> **RECORDS FOR THE TASK**:
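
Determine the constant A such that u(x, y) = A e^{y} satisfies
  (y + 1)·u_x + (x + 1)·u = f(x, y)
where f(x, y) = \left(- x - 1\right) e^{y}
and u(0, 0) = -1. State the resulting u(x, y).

Substitute the ansatz u = A e^{y} into the left-hand side.
Derivatives of the ansatz:
  u_x = 0
Term by term:
  (y + 1)·u_x = 0
  (x + 1)·u = A x e^{y} + A e^{y}
So the left-hand side equals
  A x e^{y} + A e^{y}
This must equal f(x, y) identically; expanded, f = - x e^{y} - e^{y}.
Matching coefficients of the independent functions:
  [x e^{y}, e^{y}]:  A = -1
Solving: A = -1.
Check against the point condition:
  u(0, 0) = -1  ⟹  A = -1  ✓
Hence u(x, y) = - e^{y}.

Answer: u(x, y) = - e^{y}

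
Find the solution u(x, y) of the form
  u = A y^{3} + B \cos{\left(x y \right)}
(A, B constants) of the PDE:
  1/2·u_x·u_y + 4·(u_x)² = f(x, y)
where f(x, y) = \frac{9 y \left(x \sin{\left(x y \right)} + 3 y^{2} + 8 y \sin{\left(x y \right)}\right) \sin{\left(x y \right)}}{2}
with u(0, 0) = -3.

Substitute the ansatz u = A y^{3} + B \cos{\left(x y \right)} into the left-hand side.
Derivatives of the ansatz:
  u_x = - B y \sin{\left(x y \right)}
  u_y = 3 A y^{2} - B x \sin{\left(x y \right)}
Term by term:
  1/2·u_x·u_y = - \frac{3 A B y^{3} \sin{\left(x y \right)}}{2} + \frac{B^{2} x y \sin^{2}{\left(x y \right)}}{2}
  4·(u_x)² = 4 B^{2} y^{2} \sin^{2}{\left(x y \right)}
So the left-hand side equals
  - \frac{3 A B y^{3} \sin{\left(x y \right)}}{2} + \frac{B^{2} x y \sin^{2}{\left(x y \right)}}{2} + 4 B^{2} y^{2} \sin^{2}{\left(x y \right)}
This must equal f(x, y) identically; expanded, f = \frac{9 x y \sin^{2}{\left(x y \right)}}{2} + \frac{27 y^{3} \sin{\left(x y \right)}}{2} + 36 y^{2} \sin^{2}{\left(x y \right)}.
Matching coefficients of the independent functions:
  [y^{2} \sin^{2}{\left(x y \right)}]:  4 B^{2} = 36
  [y^{3} \sin{\left(x y \right)}]:  - \frac{3 A B}{2} = \frac{27}{2}
  [x y \sin^{2}{\left(x y \right)}]:  \frac{B^{2}}{2} = \frac{9}{2}
These equations allow (A, B) = (-3, 3) or (3, -3).
Impose the point condition(s):
  u(0, 0) = -3  ⟹  B = -3
Only A = 3, B = -3 satisfies everything.
Hence u(x, y) = 3 y^{3} - 3 \cos{\left(x y \right)}.

Answer: u(x, y) = 3 y^{3} - 3 \cos{\left(x y \right)}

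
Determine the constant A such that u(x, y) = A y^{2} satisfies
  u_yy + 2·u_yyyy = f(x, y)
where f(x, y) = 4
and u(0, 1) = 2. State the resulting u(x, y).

Answer: u(x, y) = 2 y^{2}

Derivation:
Substitute the ansatz u = A y^{2} into the left-hand side.
Derivatives of the ansatz:
  u_yy = 2 A
  u_yyyy = 0
Term by term:
  u_yy = 2 A
  2·u_yyyy = 0
So the left-hand side equals
  2 A
This must equal f(x, y) = 4 identically.
Matching coefficients of the independent functions:
  [constant term]:  2 A = 4
Solving: A = 2.
Check against the point condition:
  u(0, 1) = 2  ⟹  A = 2  ✓
Hence u(x, y) = 2 y^{2}.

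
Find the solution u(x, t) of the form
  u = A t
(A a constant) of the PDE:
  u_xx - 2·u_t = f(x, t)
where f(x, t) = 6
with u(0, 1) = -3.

Answer: u(x, t) = - 3 t

Derivation:
Substitute the ansatz u = A t into the left-hand side.
Derivatives of the ansatz:
  u_xx = 0
  u_t = A
Term by term:
  u_xx = 0
  -2·u_t = - 2 A
So the left-hand side equals
  - 2 A
This must equal f(x, t) = 6 identically.
Matching coefficients of the independent functions:
  [constant term]:  - 2 A = 6
Solving: A = -3.
Check against the point condition:
  u(0, 1) = -3  ⟹  A = -3  ✓
Hence u(x, t) = - 3 t.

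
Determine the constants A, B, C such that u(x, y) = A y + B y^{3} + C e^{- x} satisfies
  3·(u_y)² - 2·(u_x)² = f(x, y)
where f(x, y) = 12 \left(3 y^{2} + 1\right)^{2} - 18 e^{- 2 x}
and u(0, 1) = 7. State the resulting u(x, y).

Substitute the ansatz u = A y + B y^{3} + C e^{- x} into the left-hand side.
Derivatives of the ansatz:
  u_y = A + 3 B y^{2}
  u_x = - C e^{- x}
Term by term:
  3·(u_y)² = 3 A^{2} + 18 A B y^{2} + 27 B^{2} y^{4}
  -2·(u_x)² = - 2 C^{2} e^{- 2 x}
So the left-hand side equals
  3 A^{2} + 18 A B y^{2} + 27 B^{2} y^{4} - 2 C^{2} e^{- 2 x}
This must equal f(x, y) identically; expanded, f = 108 y^{4} + 72 y^{2} + 12 - 18 e^{- 2 x}.
Matching coefficients of the independent functions:
  [constant term]:  3 A^{2} = 12
  [y^{2}]:  18 A B = 72
  [y^{4}]:  27 B^{2} = 108
  [e^{- 2 x}]:  - 2 C^{2} = -18
These equations allow (A, B, C) = (-2, -2, -3) or (-2, -2, 3) or (2, 2, -3) or (2, 2, 3).
Impose the point condition(s):
  u(0, 1) = 7  ⟹  A + B + C = 7
Only A = 2, B = 2, C = 3 satisfies everything.
Hence u(x, y) = 2 y^{3} + 2 y + 3 e^{- x}.

Answer: u(x, y) = 2 y^{3} + 2 y + 3 e^{- x}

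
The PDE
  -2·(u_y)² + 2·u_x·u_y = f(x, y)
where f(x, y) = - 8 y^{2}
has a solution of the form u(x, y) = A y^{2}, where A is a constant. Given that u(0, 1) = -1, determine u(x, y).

Substitute the ansatz u = A y^{2} into the left-hand side.
Derivatives of the ansatz:
  u_y = 2 A y
  u_x = 0
Term by term:
  -2·(u_y)² = - 8 A^{2} y^{2}
  2·u_x·u_y = 0
So the left-hand side equals
  - 8 A^{2} y^{2}
This must equal f(x, y) = - 8 y^{2} identically.
Matching coefficients of the independent functions:
  [y^{2}]:  - 8 A^{2} = -8
These equations allow (A) = (-1) or (1).
Impose the point condition(s):
  u(0, 1) = -1  ⟹  A = -1
Only A = -1 satisfies everything.
Hence u(x, y) = - y^{2}.

Answer: u(x, y) = - y^{2}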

> **WHAT THE TASK REQUIRES**: From the first line of the listing above through the line that contains "where f(x, y) = \left(- x", retype every line exactly, and write nothing else.

> **OUTPUT OF THE TASK**:
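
Determine the constant A such that u(x, y) = A e^{y} satisfies
  (y + 1)·u_x + (x + 1)·u = f(x, y)
where f(x, y) = \left(- x - 1\right) e^{y}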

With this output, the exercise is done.